EXERCISE BRIEF —
All of the data needs to come back exactly as written.

DATA SECTION —
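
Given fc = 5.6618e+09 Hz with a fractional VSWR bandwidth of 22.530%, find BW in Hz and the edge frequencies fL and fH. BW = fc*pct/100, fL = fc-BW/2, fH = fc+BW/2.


BW = 5.6618e+09 * 22.530/100 = 1.275604e+09 Hz
fL = 5.6618e+09 - 1.275604e+09/2 = 5.024e+09 Hz
fH = 5.6618e+09 + 1.275604e+09/2 = 6.300e+09 Hz

BW=1.276e+09 Hz, fL=5.024e+09 Hz, fH=6.300e+09 Hz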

SOLUTION FOR THIS TASK —
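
Given fc = 5.6618e+09 Hz with a fractional VSWR bandwidth of 22.530%, find BW in Hz and the edge frequencies fL and fH. BW = fc*pct/100, fL = fc-BW/2, fH = fc+BW/2.


BW = 5.6618e+09 * 22.530/100 = 1.275604e+09 Hz
fL = 5.6618e+09 - 1.275604e+09/2 = 5.024e+09 Hz
fH = 5.6618e+09 + 1.275604e+09/2 = 6.300e+09 Hz

BW=1.276e+09 Hz, fL=5.024e+09 Hz, fH=6.300e+09 Hz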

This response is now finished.